== GIVEN DATA

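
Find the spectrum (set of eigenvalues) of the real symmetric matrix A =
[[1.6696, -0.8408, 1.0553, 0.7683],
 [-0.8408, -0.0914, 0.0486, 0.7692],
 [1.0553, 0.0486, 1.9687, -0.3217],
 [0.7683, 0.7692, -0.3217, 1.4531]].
sigma(A) ≈ {-1, 1, 2, 3}

A is real symmetric, so its spectrum consists of real eigenvalues. Expanding the characteristic polynomial of the displayed matrix gives
  det(λ I - A) = p(λ) = λ^4 + (-5)λ^3 + (5)λ^2 + (5)λ + (-6).
Solving p(λ) = 0 yields eigenvalues ≈ -1, 1, 2, 3. (A is shown rounded to 4 decimals, so these recover the underlying integer eigenvalues to within that precision.)
Verification: the trace of A = 5 equals the sum of eigenvalues 5, and det(A) ≈ -6.0003 matches the eigenvalue product -6.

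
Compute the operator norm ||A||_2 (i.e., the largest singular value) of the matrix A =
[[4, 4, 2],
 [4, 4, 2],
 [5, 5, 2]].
||A||_2 = sqrt((126 + sqrt(15812))/2) ≈ 11.2193 (= sqrt(largest eigenvalue of A^T A))

||A||_2 = sigma_max(A) = sqrt(lambda_max(A^T A)). Form the symmetric matrix M = A^T A =
[[57, 57, 26],
 [57, 57, 26],
 [26, 26, 12]].
Its characteristic polynomial (trace, sum of principal 2x2 minors, determinant of M give the coefficients) is
  p(λ) = det(λ I - M) = λ^3 - 126λ^2 + 16λ.
The constant term is 0, so λ = 0 is a root. Dividing out λ leaves p(λ) = λ(λ^2 - 126λ + 16). For λ^2 - 126λ + 16 the discriminant is 15812. It is nonnegative but not a perfect square, so the roots are real and irrational: λ = (126 ± sqrt(15812))/2 ≈ 125.8729, 0.1271.
So the eigenvalues of A^T A are ≈ 0, 0.1271, 125.8729 (all ≥ 0, as they must be for A^T A). The largest is λ_max = (126 + sqrt(15812))/2 ≈ 125.8729, hence ||A||_2 = sqrt(λ_max) = sqrt((126 + sqrt(15812))/2) ≈ 11.2193.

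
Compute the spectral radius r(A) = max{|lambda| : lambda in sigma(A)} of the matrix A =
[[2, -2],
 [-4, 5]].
r(A) = (7 + sqrt(41))/2 ≈ 6.7016

The eigenvalues of A are the roots of its characteristic polynomial. With M = A (coefficients from the trace and determinant):
  p(λ) = det(λ I - M) = λ^2 - 7λ + 2.
For λ^2 - 7λ + 2 the discriminant is 41. It is nonnegative but not a perfect square, so the roots are real and irrational: λ = (7 ± sqrt(41))/2 ≈ 6.7016, 0.2984.
Thus the eigenvalues (to 4 decimals) are 6.7016 (modulus 6.7016); 0.2984 (modulus 0.2984). The spectral radius is the largest modulus: r(A) = (7 + sqrt(41))/2 ≈ 6.7016. (Cross-check: r(A) ≤ ||A||_2 ≈ 6.9942; equality holds whenever A is normal, though it can also hold for some non-normal A.)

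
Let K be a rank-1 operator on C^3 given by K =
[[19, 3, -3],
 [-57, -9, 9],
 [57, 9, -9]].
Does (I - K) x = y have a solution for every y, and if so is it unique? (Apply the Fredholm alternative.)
(I - K) is singular (det(I - K) = 0, i.e. 1 ∈ sigma(K)). (I - K) x = y is solvable iff y ⊥ ker((I - K)^*) = span{(19, 3, -3)}, i.e. iff 19y_1 + 3y_2 - 3y_3 = 0. When solvable, the solutions are x = y + c·(1, -3, 3), c arbitrary (ker(I - K) = span{(1, -3, 3)}, dimension 1).

K has rank 1, so it is an outer product K = u v^T: every row of K is a multiple of one row vector. Reading off the entries, u = (1, -3, 3) and v = (19, 3, -3) (row i of K equals u_i·v^T). A rank-one matrix u v^T satisfies K u = u (v·u) and kills the (2)-dimensional subspace v^⊥, so its characteristic polynomial is lambda^2 (lambda - v·u) with v·u = tr K = 1. Hence the eigenvalues of I - K are 1 (multiplicity 2) and 1 - (1) = 0, so det(I - K) = 0. (Direct check: I - K =
[[-18, -3, 3],
 [57, 10, -9],
 [-57, -9, 10]]
has determinant 0.) So 1 is an eigenvalue of K and (I - K) is not invertible. The finite-dimensional Fredholm alternative says: either (I - K) is invertible, or ker(I - K) ≠ {0} and then range(I - K) = ker((I - K)^*)^⊥, with dim ker(I - K) = dim ker((I - K)^*). We are in the second case, so we need both kernels. Kernel of I - K: (I - K) u = u - u (v·u) = u - u = 0, so ker(I - K) = span{u} = span{(1, -3, 3)} (it is exactly 1-dimensional because rank(I - K) = 2). Kernel of the adjoint: K is real, so (I - K)^* = I - K^T = I - v u^T, and (I - v u^T) v = v - v (u·v) = 0; hence ker((I - K)^*) = span{v} = span{(19, 3, -3)}. Therefore (I - K) x = y is solvable iff <y, v> = 0, i.e. iff 19y_1 + 3y_2 - 3y_3 = 0. When this holds, K y = u (v·y) = 0, so (I - K) y = y and x = y is a particular solution; the full solution set is the line x = y + c·u = y + c·(1, -3, 3), c ∈ C.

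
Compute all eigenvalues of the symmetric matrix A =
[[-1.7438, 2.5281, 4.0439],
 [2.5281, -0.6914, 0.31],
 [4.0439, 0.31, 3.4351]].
sigma(A) ≈ {-5, 0, 6}

A is real symmetric, so its spectrum consists of real eigenvalues. Expanding the characteristic polynomial of the displayed matrix gives
  det(λ I - A) = p(λ) = λ^3 + (-1)λ^2 + (-30)λ + (0).
Solving p(λ) = 0 yields eigenvalues ≈ -5, 0, 6. (A is shown rounded to 4 decimals, so these recover the underlying integer eigenvalues to within that precision.)
Verification: the trace of A = 1 equals the sum of eigenvalues 1, and det(A) ≈ -0.0005 matches the eigenvalue product 0.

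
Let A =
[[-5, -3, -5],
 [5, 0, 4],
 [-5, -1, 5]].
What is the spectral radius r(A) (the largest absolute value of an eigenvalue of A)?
r(A) ≈ 7.1181

The eigenvalues of A are the roots of its characteristic polynomial. With M = A (coefficients from the trace, the sum of principal 2x2 minors, and det A):
  p(λ) = det(λ I - M) = λ^3 - 31λ - 140.
No integer candidate from the rational root theorem (±divisors of 140) is a root, so the roots are irrational. The cubic discriminant is Δ = -410036 < 0, so there is one real root and a complex-conjugate pair. p(7) = -14 and p(8) = 124 have opposite signs, so a root lies in (7, 8); Newton's method refines it to λ ≈ 7.1181. Dividing out (λ - (7.1181)) leaves approximately λ^2 + 7.1181λ + 19.668. For λ^2 + 7.1181λ + 19.668 the discriminant is -28.0041. It is negative, so the remaining roots are the complex-conjugate pair λ ≈ -3.5591 ± 2.6459i. Their product equals the constant term, so |λ|^2 ≈ 19.668 and |λ| ≈ 4.4349.
Thus the eigenvalues (to 4 decimals) are 7.1181 (modulus 7.1181); -3.5591 ± 2.6459i (modulus 4.4349). The spectral radius is the largest modulus: r(A) ≈ 7.1181. (Cross-check: r(A) ≤ ||A||_2 ≈ 9.8262; equality holds whenever A is normal, though it can also hold for some non-normal A.)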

====

Every record in the listing above should be reproduced exactly.

_OUTPUT BELOW_.
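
Find the spectrum (set of eigenvalues) of the real symmetric matrix A =
[[1.6696, -0.8408, 1.0553, 0.7683],
 [-0.8408, -0.0914, 0.0486, 0.7692],
 [1.0553, 0.0486, 1.9687, -0.3217],
 [0.7683, 0.7692, -0.3217, 1.4531]].
sigma(A) ≈ {-1, 1, 2, 3}

A is real symmetric, so its spectrum consists of real eigenvalues. Expanding the characteristic polynomial of the displayed matrix gives
  det(λ I - A) = p(λ) = λ^4 + (-5)λ^3 + (5)λ^2 + (5)λ + (-6).
Solving p(λ) = 0 yields eigenvalues ≈ -1, 1, 2, 3. (A is shown rounded to 4 decimals, so these recover the underlying integer eigenvalues to within that precision.)
Verification: the trace of A = 5 equals the sum of eigenvalues 5, and det(A) ≈ -6.0003 matches the eigenvalue product -6.

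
Compute the operator norm ||A||_2 (i.e., the largest singular value) of the matrix A =
[[4, 4, 2],
 [4, 4, 2],
 [5, 5, 2]].
||A||_2 = sqrt((126 + sqrt(15812))/2) ≈ 11.2193 (= sqrt(largest eigenvalue of A^T A))

||A||_2 = sigma_max(A) = sqrt(lambda_max(A^T A)). Form the symmetric matrix M = A^T A =
[[57, 57, 26],
 [57, 57, 26],
 [26, 26, 12]].
Its characteristic polynomial (trace, sum of principal 2x2 minors, determinant of M give the coefficients) is
  p(λ) = det(λ I - M) = λ^3 - 126λ^2 + 16λ.
The constant term is 0, so λ = 0 is a root. Dividing out λ leaves p(λ) = λ(λ^2 - 126λ + 16). For λ^2 - 126λ + 16 the discriminant is 15812. It is nonnegative but not a perfect square, so the roots are real and irrational: λ = (126 ± sqrt(15812))/2 ≈ 125.8729, 0.1271.
So the eigenvalues of A^T A are ≈ 0, 0.1271, 125.8729 (all ≥ 0, as they must be for A^T A). The largest is λ_max = (126 + sqrt(15812))/2 ≈ 125.8729, hence ||A||_2 = sqrt(λ_max) = sqrt((126 + sqrt(15812))/2) ≈ 11.2193.

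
Compute the spectral radius r(A) = max{|lambda| : lambda in sigma(A)} of the matrix A =
[[2, -2],
 [-4, 5]].
r(A) = (7 + sqrt(41))/2 ≈ 6.7016

The eigenvalues of A are the roots of its characteristic polynomial. With M = A (coefficients from the trace and determinant):
  p(λ) = det(λ I - M) = λ^2 - 7λ + 2.
For λ^2 - 7λ + 2 the discriminant is 41. It is nonnegative but not a perfect square, so the roots are real and irrational: λ = (7 ± sqrt(41))/2 ≈ 6.7016, 0.2984.
Thus the eigenvalues (to 4 decimals) are 6.7016 (modulus 6.7016); 0.2984 (modulus 0.2984). The spectral radius is the largest modulus: r(A) = (7 + sqrt(41))/2 ≈ 6.7016. (Cross-check: r(A) ≤ ||A||_2 ≈ 6.9942; equality holds whenever A is normal, though it can also hold for some non-normal A.)

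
Let K be a rank-1 operator on C^3 given by K =
[[19, 3, -3],
 [-57, -9, 9],
 [57, 9, -9]].
Does (I - K) x = y have a solution for every y, and if so is it unique? (Apply the Fredholm alternative.)
(I - K) is singular (det(I - K) = 0, i.e. 1 ∈ sigma(K)). (I - K) x = y is solvable iff y ⊥ ker((I - K)^*) = span{(19, 3, -3)}, i.e. iff 19y_1 + 3y_2 - 3y_3 = 0. When solvable, the solutions are x = y + c·(1, -3, 3), c arbitrary (ker(I - K) = span{(1, -3, 3)}, dimension 1).

K has rank 1, so it is an outer product K = u v^T: every row of K is a multiple of one row vector. Reading off the entries, u = (1, -3, 3) and v = (19, 3, -3) (row i of K equals u_i·v^T). A rank-one matrix u v^T satisfies K u = u (v·u) and kills the (2)-dimensional subspace v^⊥, so its characteristic polynomial is lambda^2 (lambda - v·u) with v·u = tr K = 1. Hence the eigenvalues of I - K are 1 (multiplicity 2) and 1 - (1) = 0, so det(I - K) = 0. (Direct check: I - K =
[[-18, -3, 3],
 [57, 10, -9],
 [-57, -9, 10]]
has determinant 0.) So 1 is an eigenvalue of K and (I - K) is not invertible. The finite-dimensional Fredholm alternative says: either (I - K) is invertible, or ker(I - K) ≠ {0} and then range(I - K) = ker((I - K)^*)^⊥, with dim ker(I - K) = dim ker((I - K)^*). We are in the second case, so we need both kernels. Kernel of I - K: (I - K) u = u - u (v·u) = u - u = 0, so ker(I - K) = span{u} = span{(1, -3, 3)} (it is exactly 1-dimensional because rank(I - K) = 2). Kernel of the adjoint: K is real, so (I - K)^* = I - K^T = I - v u^T, and (I - v u^T) v = v - v (u·v) = 0; hence ker((I - K)^*) = span{v} = span{(19, 3, -3)}. Therefore (I - K) x = y is solvable iff <y, v> = 0, i.e. iff 19y_1 + 3y_2 - 3y_3 = 0. When this holds, K y = u (v·y) = 0, so (I - K) y = y and x = y is a particular solution; the full solution set is the line x = y + c·u = y + c·(1, -3, 3), c ∈ C.

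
Compute all eigenvalues of the symmetric matrix A =
[[-1.7438, 2.5281, 4.0439],
 [2.5281, -0.6914, 0.31],
 [4.0439, 0.31, 3.4351]].
sigma(A) ≈ {-5, 0, 6}

A is real symmetric, so its spectrum consists of real eigenvalues. Expanding the characteristic polynomial of the displayed matrix gives
  det(λ I - A) = p(λ) = λ^3 + (-1)λ^2 + (-30)λ + (0).
Solving p(λ) = 0 yields eigenvalues ≈ -5, 0, 6. (A is shown rounded to 4 decimals, so these recover the underlying integer eigenvalues to within that precision.)
Verification: the trace of A = 1 equals the sum of eigenvalues 1, and det(A) ≈ -0.0005 matches the eigenvalue product 0.

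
Let A =
[[-5, -3, -5],
 [5, 0, 4],
 [-5, -1, 5]].
What is the spectral radius r(A) (the largest absolute value of an eigenvalue of A)?
r(A) ≈ 7.1181

The eigenvalues of A are the roots of its characteristic polynomial. With M = A (coefficients from the trace, the sum of principal 2x2 minors, and det A):
  p(λ) = det(λ I - M) = λ^3 - 31λ - 140.
No integer candidate from the rational root theorem (±divisors of 140) is a root, so the roots are irrational. The cubic discriminant is Δ = -410036 < 0, so there is one real root and a complex-conjugate pair. p(7) = -14 and p(8) = 124 have opposite signs, so a root lies in (7, 8); Newton's method refines it to λ ≈ 7.1181. Dividing out (λ - (7.1181)) leaves approximately λ^2 + 7.1181λ + 19.668. For λ^2 + 7.1181λ + 19.668 the discriminant is -28.0041. It is negative, so the remaining roots are the complex-conjugate pair λ ≈ -3.5591 ± 2.6459i. Their product equals the constant term, so |λ|^2 ≈ 19.668 and |λ| ≈ 4.4349.
Thus the eigenvalues (to 4 decimals) are 7.1181 (modulus 7.1181); -3.5591 ± 2.6459i (modulus 4.4349). The spectral radius is the largest modulus: r(A) ≈ 7.1181. (Cross-check: r(A) ≤ ||A||_2 ≈ 9.8262; equality holds whenever A is normal, though it can also hold for some non-normal A.)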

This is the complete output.